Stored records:
----

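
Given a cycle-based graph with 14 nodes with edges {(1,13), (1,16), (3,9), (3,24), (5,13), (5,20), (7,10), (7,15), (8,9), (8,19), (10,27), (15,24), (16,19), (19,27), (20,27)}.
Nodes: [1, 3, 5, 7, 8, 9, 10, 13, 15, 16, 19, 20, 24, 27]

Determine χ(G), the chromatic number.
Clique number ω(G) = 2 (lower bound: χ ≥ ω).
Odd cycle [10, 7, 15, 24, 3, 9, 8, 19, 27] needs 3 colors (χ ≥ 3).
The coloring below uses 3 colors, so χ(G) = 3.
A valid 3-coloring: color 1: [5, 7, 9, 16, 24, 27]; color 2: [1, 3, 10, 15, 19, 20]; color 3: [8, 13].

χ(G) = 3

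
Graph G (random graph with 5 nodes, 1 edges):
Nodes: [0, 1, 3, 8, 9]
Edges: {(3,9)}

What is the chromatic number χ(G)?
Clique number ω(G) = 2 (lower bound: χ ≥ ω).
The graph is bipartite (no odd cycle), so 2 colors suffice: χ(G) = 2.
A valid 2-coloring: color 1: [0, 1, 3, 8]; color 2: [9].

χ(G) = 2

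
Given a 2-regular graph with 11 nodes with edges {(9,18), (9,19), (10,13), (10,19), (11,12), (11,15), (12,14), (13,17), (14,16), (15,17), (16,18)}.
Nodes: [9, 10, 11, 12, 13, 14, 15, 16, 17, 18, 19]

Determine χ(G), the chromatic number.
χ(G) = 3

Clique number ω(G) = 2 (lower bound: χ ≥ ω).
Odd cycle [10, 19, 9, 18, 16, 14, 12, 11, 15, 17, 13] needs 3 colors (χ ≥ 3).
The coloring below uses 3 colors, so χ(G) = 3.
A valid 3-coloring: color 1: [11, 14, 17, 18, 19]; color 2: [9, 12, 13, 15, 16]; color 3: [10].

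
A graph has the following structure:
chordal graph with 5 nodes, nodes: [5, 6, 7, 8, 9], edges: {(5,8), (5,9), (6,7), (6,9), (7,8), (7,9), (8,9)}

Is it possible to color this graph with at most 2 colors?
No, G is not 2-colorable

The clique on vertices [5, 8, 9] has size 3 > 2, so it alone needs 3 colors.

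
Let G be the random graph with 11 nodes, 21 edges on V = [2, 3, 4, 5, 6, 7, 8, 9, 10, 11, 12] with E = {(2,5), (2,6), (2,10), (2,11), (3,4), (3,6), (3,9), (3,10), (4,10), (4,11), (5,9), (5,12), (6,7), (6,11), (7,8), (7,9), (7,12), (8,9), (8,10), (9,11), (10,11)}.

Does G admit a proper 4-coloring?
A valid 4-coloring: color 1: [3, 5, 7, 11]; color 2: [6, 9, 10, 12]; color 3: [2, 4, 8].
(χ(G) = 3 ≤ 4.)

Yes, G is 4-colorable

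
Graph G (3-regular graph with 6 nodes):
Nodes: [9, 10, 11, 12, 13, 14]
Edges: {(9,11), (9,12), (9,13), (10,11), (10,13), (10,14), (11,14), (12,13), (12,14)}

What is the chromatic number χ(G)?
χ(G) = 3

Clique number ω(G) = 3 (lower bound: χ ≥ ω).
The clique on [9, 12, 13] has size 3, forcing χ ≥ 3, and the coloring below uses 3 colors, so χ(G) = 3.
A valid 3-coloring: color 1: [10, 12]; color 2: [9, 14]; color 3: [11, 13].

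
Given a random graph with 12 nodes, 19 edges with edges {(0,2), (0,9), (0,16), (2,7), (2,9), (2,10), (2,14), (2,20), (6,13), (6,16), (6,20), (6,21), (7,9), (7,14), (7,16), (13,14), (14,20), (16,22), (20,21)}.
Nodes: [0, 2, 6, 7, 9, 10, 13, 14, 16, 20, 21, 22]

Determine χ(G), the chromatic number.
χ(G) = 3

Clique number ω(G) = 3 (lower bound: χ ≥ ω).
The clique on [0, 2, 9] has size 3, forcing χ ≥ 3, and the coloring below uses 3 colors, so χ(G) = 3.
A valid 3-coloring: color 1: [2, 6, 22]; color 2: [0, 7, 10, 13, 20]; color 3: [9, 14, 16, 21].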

----

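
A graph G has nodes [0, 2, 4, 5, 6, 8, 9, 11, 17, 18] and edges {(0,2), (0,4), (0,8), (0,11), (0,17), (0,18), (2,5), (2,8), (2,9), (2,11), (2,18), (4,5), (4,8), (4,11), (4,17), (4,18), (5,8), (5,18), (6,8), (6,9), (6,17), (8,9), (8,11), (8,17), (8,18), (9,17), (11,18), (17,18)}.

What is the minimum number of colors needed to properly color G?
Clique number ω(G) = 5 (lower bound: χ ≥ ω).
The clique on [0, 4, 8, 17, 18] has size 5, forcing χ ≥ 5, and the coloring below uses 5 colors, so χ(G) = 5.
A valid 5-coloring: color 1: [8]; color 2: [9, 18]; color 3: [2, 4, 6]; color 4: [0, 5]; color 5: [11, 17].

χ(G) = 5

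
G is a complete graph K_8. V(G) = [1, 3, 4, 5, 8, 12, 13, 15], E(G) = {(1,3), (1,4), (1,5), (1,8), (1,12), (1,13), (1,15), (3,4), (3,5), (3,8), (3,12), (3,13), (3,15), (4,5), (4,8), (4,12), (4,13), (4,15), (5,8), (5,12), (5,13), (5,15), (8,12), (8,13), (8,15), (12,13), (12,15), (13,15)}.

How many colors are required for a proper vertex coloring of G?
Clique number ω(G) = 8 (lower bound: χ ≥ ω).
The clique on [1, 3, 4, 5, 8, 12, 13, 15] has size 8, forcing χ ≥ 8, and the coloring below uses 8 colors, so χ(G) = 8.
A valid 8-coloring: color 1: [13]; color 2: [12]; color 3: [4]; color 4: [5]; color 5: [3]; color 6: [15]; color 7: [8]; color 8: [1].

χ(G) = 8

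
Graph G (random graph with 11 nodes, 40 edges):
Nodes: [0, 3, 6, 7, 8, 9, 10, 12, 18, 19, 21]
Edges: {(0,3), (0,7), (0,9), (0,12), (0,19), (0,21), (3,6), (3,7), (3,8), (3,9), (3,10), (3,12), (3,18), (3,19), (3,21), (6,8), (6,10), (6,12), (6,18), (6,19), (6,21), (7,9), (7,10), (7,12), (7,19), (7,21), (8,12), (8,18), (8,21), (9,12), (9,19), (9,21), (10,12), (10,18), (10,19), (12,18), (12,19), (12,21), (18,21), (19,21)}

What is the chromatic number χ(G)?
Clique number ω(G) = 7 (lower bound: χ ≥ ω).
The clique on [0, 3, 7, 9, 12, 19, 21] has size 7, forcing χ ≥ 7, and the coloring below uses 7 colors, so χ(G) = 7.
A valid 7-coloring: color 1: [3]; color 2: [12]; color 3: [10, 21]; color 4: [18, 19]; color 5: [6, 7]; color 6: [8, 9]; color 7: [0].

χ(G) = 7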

----

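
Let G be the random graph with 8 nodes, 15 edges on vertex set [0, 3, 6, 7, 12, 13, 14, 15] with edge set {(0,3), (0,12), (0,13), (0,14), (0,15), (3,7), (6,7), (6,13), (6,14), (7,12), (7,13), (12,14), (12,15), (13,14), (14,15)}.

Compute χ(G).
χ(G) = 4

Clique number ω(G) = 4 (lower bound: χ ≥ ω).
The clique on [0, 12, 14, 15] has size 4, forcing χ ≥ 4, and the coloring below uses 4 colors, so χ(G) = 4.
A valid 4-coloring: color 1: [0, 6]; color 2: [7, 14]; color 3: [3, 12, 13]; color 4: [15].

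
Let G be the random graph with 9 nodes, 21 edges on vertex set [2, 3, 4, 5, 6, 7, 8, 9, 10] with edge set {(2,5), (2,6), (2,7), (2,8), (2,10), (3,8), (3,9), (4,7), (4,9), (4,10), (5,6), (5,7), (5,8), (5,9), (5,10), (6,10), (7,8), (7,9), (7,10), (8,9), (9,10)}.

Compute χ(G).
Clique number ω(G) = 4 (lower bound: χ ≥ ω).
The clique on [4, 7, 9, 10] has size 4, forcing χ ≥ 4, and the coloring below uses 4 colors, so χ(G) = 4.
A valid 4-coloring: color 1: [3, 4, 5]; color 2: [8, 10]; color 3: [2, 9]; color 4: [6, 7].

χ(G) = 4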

----

● GOAL OF THE EXERCISE:
Retype the portion of the data above that starts on the line with "A graph G has" and finishes on the line with "G is a complete", including both of those lines.

● RESPONSE BELOW:
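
A graph G has nodes [0, 2, 4, 5, 6, 8, 9, 11, 17, 18] and edges {(0,2), (0,4), (0,8), (0,11), (0,17), (0,18), (2,5), (2,8), (2,9), (2,11), (2,18), (4,5), (4,8), (4,11), (4,17), (4,18), (5,8), (5,18), (6,8), (6,9), (6,17), (8,9), (8,11), (8,17), (8,18), (9,17), (11,18), (17,18)}.

What is the minimum number of colors needed to properly color G?
Clique number ω(G) = 5 (lower bound: χ ≥ ω).
The clique on [0, 4, 8, 17, 18] has size 5, forcing χ ≥ 5, and the coloring below uses 5 colors, so χ(G) = 5.
A valid 5-coloring: color 1: [8]; color 2: [9, 18]; color 3: [2, 4, 6]; color 4: [0, 5]; color 5: [11, 17].

χ(G) = 5

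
G is a complete graph K_8. V(G) = [1, 3, 4, 5, 8, 12, 13, 15], E(G) = {(1,3), (1,4), (1,5), (1,8), (1,12), (1,13), (1,15), (3,4), (3,5), (3,8), (3,12), (3,13), (3,15), (4,5), (4,8), (4,12), (4,13), (4,15), (5,8), (5,12), (5,13), (5,15), (8,12), (8,13), (8,15), (12,13), (12,15), (13,15)}.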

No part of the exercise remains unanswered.